(Aim of the exercise)
Wherever "controller" appears in the records below, copy the line that holds it.

(Beginning of Provided information)

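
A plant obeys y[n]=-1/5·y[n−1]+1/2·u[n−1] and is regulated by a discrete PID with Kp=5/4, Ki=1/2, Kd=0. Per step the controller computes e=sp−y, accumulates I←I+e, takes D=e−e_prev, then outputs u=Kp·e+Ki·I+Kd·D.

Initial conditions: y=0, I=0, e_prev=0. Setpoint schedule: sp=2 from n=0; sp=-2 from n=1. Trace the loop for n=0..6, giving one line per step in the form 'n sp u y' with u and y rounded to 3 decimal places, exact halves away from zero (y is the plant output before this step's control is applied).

(exact arithmetic carried between steps; '≈' marks a value shown rounded to 6 d.p. or computed from one; I and e_prev carry over from the previous line; the table rounds u and y to 3 d.p., halves away from zero)
n=0: y=0, sp=2, e=sp−y=2; I=2, D=e−e_prev=2; u=5/4·2+1/2·2+0·2=3.5; next y=-1/5·0+1/2·3.5=1.75
n=1: y=1.75, sp=-2, e=sp−y=-3.75; I=-1.75, D=e−e_prev=-5.75; u=5/4·(-3.75)+1/2·(-1.75)+0·(-5.75)=-5.5625; next y=-1/5·1.75+1/2·(-5.5625)=-3.13125
n=2: y=-3.13125, sp=-2, e=sp−y=1.13125; I=-0.61875, D=e−e_prev=4.88125; u=5/4·1.13125+1/2·(-0.61875)+0·4.88125≈1.104688; next y=-1/5·(-3.13125)+1/2·1.104688≈1.178594
n=3: y≈1.178594, sp=-2, e=sp−y≈-3.178594; I≈-3.797344, D=e−e_prev≈-4.309844; u=5/4·(-3.178594)+1/2·(-3.797344)+0·(-4.309844)≈-5.871914; next y=-1/5·1.178594+1/2·(-5.871914)≈-3.171676
n=4: y≈-3.171676, sp=-2, e=sp−y≈1.171676; I≈-2.625668, D=e−e_prev≈4.350270; u=5/4·1.171676+1/2·(-2.625668)+0·4.350270≈0.151761; next y=-1/5·(-3.171676)+1/2·0.151761≈0.710216
n=5: y≈0.710216, sp=-2, e=sp−y≈-2.710216; I≈-5.335883, D=e−e_prev≈-3.881891; u=5/4·(-2.710216)+1/2·(-5.335883)+0·(-3.881891)≈-6.055711; next y=-1/5·0.710216+1/2·(-6.055711)≈-3.169899
n=6: y≈-3.169899, sp=-2, e=sp−y≈1.169899; I≈-4.165985, D=e−e_prev≈3.880114; u=5/4·1.169899+1/2·(-4.165985)+0·3.880114≈-0.620619; next y=-1/5·(-3.169899)+1/2·(-0.620619)≈0.323670

0 2 3.500 0.000
1 -2 -5.563 1.750
2 -2 1.105 -3.131
3 -2 -5.872 1.179
4 -2 0.152 -3.172
5 -2 -6.056 0.710
6 -2 -0.621 -3.170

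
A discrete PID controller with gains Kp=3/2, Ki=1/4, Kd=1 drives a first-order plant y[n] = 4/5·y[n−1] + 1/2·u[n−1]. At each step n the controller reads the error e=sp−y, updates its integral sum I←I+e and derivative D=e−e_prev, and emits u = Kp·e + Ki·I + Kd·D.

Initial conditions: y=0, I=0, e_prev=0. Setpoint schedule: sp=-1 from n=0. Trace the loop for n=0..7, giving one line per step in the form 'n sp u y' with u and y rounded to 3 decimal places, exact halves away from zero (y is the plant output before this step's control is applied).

0 -1 -2.750 0.000
1 -1 1.781 -1.375
2 -1 -2.705 -0.209
3 -1 1.867 -1.520
4 -1 -2.717 -0.283
5 -1 1.922 -1.585
6 -1 -2.748 -0.307
7 -1 1.966 -1.619

(exact arithmetic carried between steps; '≈' marks a value shown rounded to 6 d.p. or computed from one; I and e_prev carry over from the previous line; the table rounds u and y to 3 d.p., halves away from zero)
n=0: y=0, sp=-1, e=sp−y=-1; I=-1, D=e−e_prev=-1; u=3/2·(-1)+1/4·(-1)+1·(-1)=-2.75; next y=4/5·0+1/2·(-2.75)=-1.375
n=1: y=-1.375, sp=-1, e=sp−y=0.375; I=-0.625, D=e−e_prev=1.375; u=3/2·0.375+1/4·(-0.625)+1·1.375=1.78125; next y=4/5·(-1.375)+1/2·1.78125=-0.209375
n=2: y=-0.209375, sp=-1, e=sp−y=-0.790625; I=-1.415625, D=e−e_prev=-1.165625; u=3/2·(-0.790625)+1/4·(-1.415625)+1·(-1.165625)≈-2.705469; next y=4/5·(-0.209375)+1/2·(-2.705469)≈-1.520234
n=3: y≈-1.520234, sp=-1, e=sp−y≈0.520234; I≈-0.895391, D=e−e_prev≈1.310859; u=3/2·0.520234+1/4·(-0.895391)+1·1.310859≈1.867363; next y=4/5·(-1.520234)+1/2·1.867363≈-0.282506
n=4: y≈-0.282506, sp=-1, e=sp−y≈-0.717494; I≈-1.612885, D=e−e_prev≈-1.237729; u=3/2·(-0.717494)+1/4·(-1.612885)+1·(-1.237729)≈-2.717191; next y=4/5·(-0.282506)+1/2·(-2.717191)≈-1.584600
n=5: y≈-1.584600, sp=-1, e=sp−y≈0.584600; I≈-1.028285, D=e−e_prev≈1.302094; u=3/2·0.584600+1/4·(-1.028285)+1·1.302094≈1.921923; next y=4/5·(-1.584600)+1/2·1.921923≈-0.306718
n=6: y≈-0.306718, sp=-1, e=sp−y≈-0.693282; I≈-1.721566, D=e−e_prev≈-1.277882; u=3/2·(-0.693282)+1/4·(-1.721566)+1·(-1.277882)≈-2.748196; next y=4/5·(-0.306718)+1/2·(-2.748196)≈-1.619473
n=7: y≈-1.619473, sp=-1, e=sp−y≈0.619473; I≈-1.102094, D=e−e_prev≈1.312754; u=3/2·0.619473+1/4·(-1.102094)+1·1.312754≈1.966440; next y=4/5·(-1.619473)+1/2·1.966440≈-0.312358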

(End of Provided information)

(Exercise response)
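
A plant obeys y[n]=-1/5·y[n−1]+1/2·u[n−1] and is regulated by a discrete PID with Kp=5/4, Ki=1/2, Kd=0. Per step the controller computes e=sp−y, accumulates I←I+e, takes D=e−e_prev, then outputs u=Kp·e+Ki·I+Kd·D.
A discrete PID controller with gains Kp=3/2, Ki=1/4, Kd=1 drives a first-order plant y[n] = 4/5·y[n−1] + 1/2·u[n−1]. At each step n the controller reads the error e=sp−y, updates its integral sum I←I+e and derivative D=e−e_prev, and emits u = Kp·e + Ki·I + Kd·D.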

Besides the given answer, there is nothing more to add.